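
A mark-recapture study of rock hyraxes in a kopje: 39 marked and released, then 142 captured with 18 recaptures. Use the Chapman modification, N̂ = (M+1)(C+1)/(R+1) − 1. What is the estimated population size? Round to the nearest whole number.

N ≈ 300

N̂ = (39+1)(142+1)/(18+1) − 1 = 40·143/19 − 1
= 5720/19 − 1 ≈ 301.1 − 1 ≈ 300.1 → 300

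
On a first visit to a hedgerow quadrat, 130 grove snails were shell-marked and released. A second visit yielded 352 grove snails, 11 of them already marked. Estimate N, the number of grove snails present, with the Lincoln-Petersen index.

N = 4160

If marked individuals mix randomly, R/C ≈ M/N, giving N ≈ M·C/R.
N = (130 × 352) / 11 = 45760 / 11 = 4160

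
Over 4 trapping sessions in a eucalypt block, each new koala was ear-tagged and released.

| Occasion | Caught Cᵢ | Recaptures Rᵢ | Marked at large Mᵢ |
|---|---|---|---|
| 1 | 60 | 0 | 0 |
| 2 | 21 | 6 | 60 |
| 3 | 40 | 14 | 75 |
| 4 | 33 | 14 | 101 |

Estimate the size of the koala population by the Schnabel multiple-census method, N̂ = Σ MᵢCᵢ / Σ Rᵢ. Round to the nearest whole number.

N ≈ 223

Σ MᵢCᵢ = 0·60 + 60·21 + 75·40 + 101·33 = 0 + 1260 + 3000 + 3333 = 7593
Σ Rᵢ = 0 + 6 + 14 + 14 = 34
N̂ = 7593 / 34 ≈ 223.3 → 223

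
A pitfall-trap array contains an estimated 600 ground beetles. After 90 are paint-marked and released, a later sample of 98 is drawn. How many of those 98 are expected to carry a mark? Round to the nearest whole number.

expected recaptures ≈ 15

The marked fraction of the population is 90/600, so in a sample of 98 expect C·(M/N) marked.
E[R] = 90 × 98 / 600 = 8820 / 600 ≈ 14.7 → 15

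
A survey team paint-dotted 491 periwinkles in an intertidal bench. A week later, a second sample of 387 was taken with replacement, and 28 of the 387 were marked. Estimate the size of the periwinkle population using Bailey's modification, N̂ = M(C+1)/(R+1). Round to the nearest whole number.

N ≈ 6569

N̂ = 491·(387+1)/(28+1) = 491·388/29 = 190508/29 ≈ 6569.2 → 6569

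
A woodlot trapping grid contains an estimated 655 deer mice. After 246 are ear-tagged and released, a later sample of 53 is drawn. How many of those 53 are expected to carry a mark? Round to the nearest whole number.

expected recaptures ≈ 20

The marked fraction of the population is 246/655, so in a sample of 53 expect C·(M/N) marked.
E[R] = 246 × 53 / 655 = 13038 / 655 ≈ 19.9 → 20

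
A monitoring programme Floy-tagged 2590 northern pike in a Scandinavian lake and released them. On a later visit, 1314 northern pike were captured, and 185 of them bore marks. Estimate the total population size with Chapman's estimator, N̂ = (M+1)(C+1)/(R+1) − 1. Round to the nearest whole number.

N̂ = (2590+1)(1314+1)/(185+1) − 1 = 2591·1315/186 − 1
= 3407165/186 − 1 ≈ 18318.1 − 1 ≈ 18317.1 → 18317

N ≈ 18,317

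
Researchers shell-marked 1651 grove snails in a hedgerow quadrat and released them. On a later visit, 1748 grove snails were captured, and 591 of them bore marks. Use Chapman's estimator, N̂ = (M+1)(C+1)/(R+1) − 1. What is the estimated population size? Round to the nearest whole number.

N̂ = (1651+1)(1748+1)/(591+1) − 1 = 1652·1749/592 − 1
= 2889348/592 − 1 ≈ 4880.7 − 1 ≈ 4879.7 → 4880

N ≈ 4880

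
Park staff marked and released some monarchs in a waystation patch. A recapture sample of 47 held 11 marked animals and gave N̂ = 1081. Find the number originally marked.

M = 253

From N = M·C/R: M = N·R / C = 1081·11 / 47 = 11891 / 47 = 253.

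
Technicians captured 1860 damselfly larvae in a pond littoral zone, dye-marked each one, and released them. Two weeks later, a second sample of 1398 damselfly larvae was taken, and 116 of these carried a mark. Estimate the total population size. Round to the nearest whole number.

Lincoln-Petersen assumes M/N = R/C, so N = M·C / R.
N = (1860 × 1398) / 116 = 2600280 / 116 ≈ 22416.2 → 22416

N ≈ 22,416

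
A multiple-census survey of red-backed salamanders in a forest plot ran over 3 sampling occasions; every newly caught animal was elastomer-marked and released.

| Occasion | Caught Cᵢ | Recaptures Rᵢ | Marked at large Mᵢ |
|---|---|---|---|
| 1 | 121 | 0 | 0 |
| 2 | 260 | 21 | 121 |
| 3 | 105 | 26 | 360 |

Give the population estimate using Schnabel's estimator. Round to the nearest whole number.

N ≈ 1474

Σ MᵢCᵢ = 0·121 + 121·260 + 360·105 = 0 + 31460 + 37800 = 69260
Σ Rᵢ = 0 + 21 + 26 = 47
N̂ = 69260 / 47 ≈ 1473.6 → 1474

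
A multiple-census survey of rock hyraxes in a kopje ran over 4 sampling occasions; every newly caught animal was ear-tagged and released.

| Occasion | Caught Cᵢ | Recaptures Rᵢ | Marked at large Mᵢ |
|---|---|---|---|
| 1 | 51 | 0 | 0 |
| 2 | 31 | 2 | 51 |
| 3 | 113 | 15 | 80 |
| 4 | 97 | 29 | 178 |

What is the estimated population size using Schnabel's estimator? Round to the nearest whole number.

N ≈ 606

Σ MᵢCᵢ = 0·51 + 51·31 + 80·113 + 178·97 = 0 + 1581 + 9040 + 17266 = 27887
Σ Rᵢ = 0 + 2 + 15 + 29 = 46
N̂ = 27887 / 46 ≈ 606.2 → 606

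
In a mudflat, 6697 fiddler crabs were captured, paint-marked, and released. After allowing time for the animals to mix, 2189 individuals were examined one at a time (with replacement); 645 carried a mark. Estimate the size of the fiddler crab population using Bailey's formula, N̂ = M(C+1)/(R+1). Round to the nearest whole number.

N̂ = 6697·(2189+1)/(645+1) = 6697·2190/646 = 14666430/646 ≈ 22703.45 → 22703

N ≈ 22,703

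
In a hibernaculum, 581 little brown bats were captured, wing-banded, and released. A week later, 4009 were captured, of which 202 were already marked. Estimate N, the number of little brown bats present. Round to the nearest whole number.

If marked individuals mix randomly, R/C ≈ M/N, giving N ≈ M·C/R.
N = (581 × 4009) / 202 = 2329229 / 202 ≈ 11530.8 → 11531

N ≈ 11,531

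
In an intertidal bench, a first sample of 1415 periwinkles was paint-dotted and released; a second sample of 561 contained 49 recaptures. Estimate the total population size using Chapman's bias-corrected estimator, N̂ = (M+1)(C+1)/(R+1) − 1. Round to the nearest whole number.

N ≈ 15,915

N̂ = (1415+1)(561+1)/(49+1) − 1 = 1416·562/50 − 1
= 795792/50 − 1 ≈ 15915.8 − 1 ≈ 15914.8 → 15915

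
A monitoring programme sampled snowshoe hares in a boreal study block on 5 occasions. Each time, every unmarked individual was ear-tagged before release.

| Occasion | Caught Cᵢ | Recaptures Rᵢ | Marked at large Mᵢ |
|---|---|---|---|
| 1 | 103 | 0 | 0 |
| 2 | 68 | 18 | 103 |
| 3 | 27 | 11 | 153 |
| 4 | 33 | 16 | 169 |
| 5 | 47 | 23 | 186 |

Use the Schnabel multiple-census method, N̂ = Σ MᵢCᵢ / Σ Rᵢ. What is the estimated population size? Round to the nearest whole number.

Σ MᵢCᵢ = 0·103 + 103·68 + 153·27 + 169·33 + 186·47 = 0 + 7004 + 4131 + 5577 + 8742 = 25454
Σ Rᵢ = 0 + 18 + 11 + 16 + 23 = 68
N̂ = 25454 / 68 ≈ 374.3 → 374

N ≈ 374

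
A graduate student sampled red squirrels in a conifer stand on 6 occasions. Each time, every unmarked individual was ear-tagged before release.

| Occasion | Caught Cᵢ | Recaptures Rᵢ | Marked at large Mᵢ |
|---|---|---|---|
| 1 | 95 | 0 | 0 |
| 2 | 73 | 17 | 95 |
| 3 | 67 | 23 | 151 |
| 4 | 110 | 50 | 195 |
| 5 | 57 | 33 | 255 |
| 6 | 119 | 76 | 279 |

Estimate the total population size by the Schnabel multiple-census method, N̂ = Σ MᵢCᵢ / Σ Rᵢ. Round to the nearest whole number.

N ≈ 433

Σ MᵢCᵢ = 0·95 + 95·73 + 151·67 + 195·110 + 255·57 + 279·119 = 0 + 6935 + 10117 + 21450 + 14535 + 33201 = 86238
Σ Rᵢ = 0 + 17 + 23 + 50 + 33 + 76 = 199
N̂ = 86238 / 199 ≈ 433.4 → 433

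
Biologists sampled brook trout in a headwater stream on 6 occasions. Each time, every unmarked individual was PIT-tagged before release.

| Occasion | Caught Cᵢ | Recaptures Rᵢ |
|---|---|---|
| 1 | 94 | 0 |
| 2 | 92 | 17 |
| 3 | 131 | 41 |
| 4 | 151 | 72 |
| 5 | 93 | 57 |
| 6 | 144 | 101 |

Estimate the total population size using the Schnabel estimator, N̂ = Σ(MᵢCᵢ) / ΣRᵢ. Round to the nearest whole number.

Marked at large before each occasion: Mᵢ = Σⱼ<ᵢ (Cⱼ − Rⱼ) → M1=0, M2=94, M3=169, M4=259, M5=338, M6=374
Σ MᵢCᵢ = 0·94 + 94·92 + 169·131 + 259·151 + 338·93 + 374·144 = 0 + 8648 + 22139 + 39109 + 31434 + 53856 = 155186
Σ Rᵢ = 0 + 17 + 41 + 72 + 57 + 101 = 288
N̂ = 155186 / 288 ≈ 538.8 → 539

N ≈ 539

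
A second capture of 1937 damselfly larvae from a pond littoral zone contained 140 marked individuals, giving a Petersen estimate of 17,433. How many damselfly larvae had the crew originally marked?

From N = M·C/R: M = N·R / C = 17433·140 / 1937 = 2440620 / 1937 = 1260.

M = 1260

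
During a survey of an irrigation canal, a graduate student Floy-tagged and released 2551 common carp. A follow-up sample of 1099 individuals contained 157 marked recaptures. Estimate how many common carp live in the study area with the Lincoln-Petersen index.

The marked fraction in the recapture sample should equal the marked fraction in the population: 157/1099 = 2551/N.
N = (2551 × 1099) / 157 = 2803549 / 157 = 17857

N = 17,857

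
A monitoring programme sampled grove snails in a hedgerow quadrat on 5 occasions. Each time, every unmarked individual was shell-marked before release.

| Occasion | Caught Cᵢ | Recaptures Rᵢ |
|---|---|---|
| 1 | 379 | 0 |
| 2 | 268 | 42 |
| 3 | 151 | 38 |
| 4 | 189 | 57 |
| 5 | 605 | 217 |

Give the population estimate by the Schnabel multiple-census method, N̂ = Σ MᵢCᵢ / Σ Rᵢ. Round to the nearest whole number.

N ≈ 2381

Marked at large before each occasion: Mᵢ = Σⱼ<ᵢ (Cⱼ − Rⱼ) → M1=0, M2=379, M3=605, M4=718, M5=850
Σ MᵢCᵢ = 0·379 + 379·268 + 605·151 + 718·189 + 850·605 = 0 + 101572 + 91355 + 135702 + 514250 = 842879
Σ Rᵢ = 0 + 42 + 38 + 57 + 217 = 354
N̂ = 842879 / 354 ≈ 2381.0 → 2381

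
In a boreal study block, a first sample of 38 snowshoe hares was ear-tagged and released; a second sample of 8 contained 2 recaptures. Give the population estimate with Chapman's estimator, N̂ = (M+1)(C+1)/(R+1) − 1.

N̂ = (38+1)(8+1)/(2+1) − 1 = 39·9/3 − 1
= 351/3 − 1 = 117 − 1 = 116

N = 116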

--*--

Aim of the exercise: Find all the lines with "newly" in the data and copy them.

Response for this exercise:
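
A multiple-census survey of red-backed salamanders in a forest plot ran over 3 sampling occasions; every newly caught animal was elastomer-marked and released.
A multiple-census survey of rock hyraxes in a kopje ran over 4 sampling occasions; every newly caught animal was ear-tagged and released.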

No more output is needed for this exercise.